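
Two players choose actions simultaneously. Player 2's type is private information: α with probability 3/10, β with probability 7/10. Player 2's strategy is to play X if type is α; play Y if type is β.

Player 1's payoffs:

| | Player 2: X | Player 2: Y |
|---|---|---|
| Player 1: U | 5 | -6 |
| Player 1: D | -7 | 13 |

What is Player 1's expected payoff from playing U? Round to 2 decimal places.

-2.70

E[U] = 3/10·5 + 7/10·(-6) = 3/2 + (-21/5) = -27/10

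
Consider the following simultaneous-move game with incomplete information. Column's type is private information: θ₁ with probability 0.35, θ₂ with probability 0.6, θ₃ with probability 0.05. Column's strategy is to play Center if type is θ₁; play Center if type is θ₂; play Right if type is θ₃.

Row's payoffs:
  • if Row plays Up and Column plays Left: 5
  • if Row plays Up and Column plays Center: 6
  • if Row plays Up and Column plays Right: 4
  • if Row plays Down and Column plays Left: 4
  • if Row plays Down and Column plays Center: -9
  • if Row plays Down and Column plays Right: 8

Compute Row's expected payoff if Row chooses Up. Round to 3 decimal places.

5.900

E[Up] = 0.35·6 + 0.6·6 + 0.05·4 = 2.1 + 3.6 + 0.2 = 5.9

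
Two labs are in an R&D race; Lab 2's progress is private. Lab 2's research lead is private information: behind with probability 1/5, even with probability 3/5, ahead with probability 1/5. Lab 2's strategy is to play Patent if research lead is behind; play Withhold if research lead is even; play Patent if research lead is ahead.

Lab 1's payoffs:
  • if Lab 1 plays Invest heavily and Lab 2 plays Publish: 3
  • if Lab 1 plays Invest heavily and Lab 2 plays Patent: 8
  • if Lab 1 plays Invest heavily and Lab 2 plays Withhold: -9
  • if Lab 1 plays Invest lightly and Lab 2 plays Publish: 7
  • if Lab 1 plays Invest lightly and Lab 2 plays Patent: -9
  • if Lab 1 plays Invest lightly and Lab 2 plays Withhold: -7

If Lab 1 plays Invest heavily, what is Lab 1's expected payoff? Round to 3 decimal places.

-2.200

E[Invest heavily] = 1/5·8 + 3/5·(-9) + 1/5·8 = 8/5 + (-27/5) + 8/5 = -11/5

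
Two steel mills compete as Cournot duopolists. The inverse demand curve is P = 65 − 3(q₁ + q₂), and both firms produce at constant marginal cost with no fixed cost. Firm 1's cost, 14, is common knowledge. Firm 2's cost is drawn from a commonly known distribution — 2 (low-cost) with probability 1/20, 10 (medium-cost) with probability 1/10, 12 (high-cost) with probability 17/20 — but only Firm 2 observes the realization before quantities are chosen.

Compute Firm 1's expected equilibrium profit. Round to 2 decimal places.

86.40

Each type of Firm 2 best-responds to q₁; Firm 1 best-responds to the expected q₂ over Firm 2's types.
Firm 2 with cost c maximizes (65 − 3(q₁+q₂) − c)·q₂, giving q₂(c) = (65 − c − 3q₁)/6.
E[c₂] = 1/20·2 + 1/10·10 + 17/20·12 = 11.3
Firm 1's FOC against E[q₂] yields q₁ = (65 − 2·14 + E[c₂])/9 = (65 − 28 + 11.3)/9 = 5.36667.
E[P] = 65 − 3·(q₁ + E[q₂]) = 30.1; Firm 1's expected profit = (E[P] − 14)·q₁ = (30.1 − 14)·5.36667 = 86.4033.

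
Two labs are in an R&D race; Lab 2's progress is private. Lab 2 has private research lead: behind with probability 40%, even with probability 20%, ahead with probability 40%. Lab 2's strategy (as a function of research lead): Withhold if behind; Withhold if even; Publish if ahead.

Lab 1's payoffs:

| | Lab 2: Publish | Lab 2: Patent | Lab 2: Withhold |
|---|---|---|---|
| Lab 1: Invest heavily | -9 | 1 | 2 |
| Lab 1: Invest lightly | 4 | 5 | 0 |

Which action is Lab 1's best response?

Compute Lab 1's expected payoff for each action, taking the expectation over Lab 2's type.
E[Invest heavily] = 0.4·(2) + 0.2·(2) + 0.4·(-9) = -2.4
E[Invest lightly] = 0.4·(0) + 0.2·(0) + 0.4·(4) = 1.6
Best response: Invest lightly (1.6 is the largest).

Invest lightly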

=== YOUR ASSIGNMENT ===
Your answer should be the lines above from the one containing "If Lab 1 plays Invest heavily, what" through the one containing "Two steel mills", copied exactly and with both ends kept.

=== RESULT FOR THIS TASK ===
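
If Lab 1 plays Invest heavily, what is Lab 1's expected payoff? Round to 3 decimal places.

-2.200

E[Invest heavily] = 1/5·8 + 3/5·(-9) + 1/5·8 = 8/5 + (-27/5) + 8/5 = -11/5

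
Two steel mills compete as Cournot duopolists. The inverse demand curve is P = 65 − 3(q₁ + q₂), and both firms produce at constant marginal cost with no fixed cost. Firm 1's cost, 14, is common knowledge. Firm 2's cost is drawn from a commonly known distribution — 2 (low-cost) with probability 1/20, 10 (medium-cost) with probability 1/10, 12 (high-cost) with probability 17/20 — but only Firm 2 observes the realization before quantities are chosen.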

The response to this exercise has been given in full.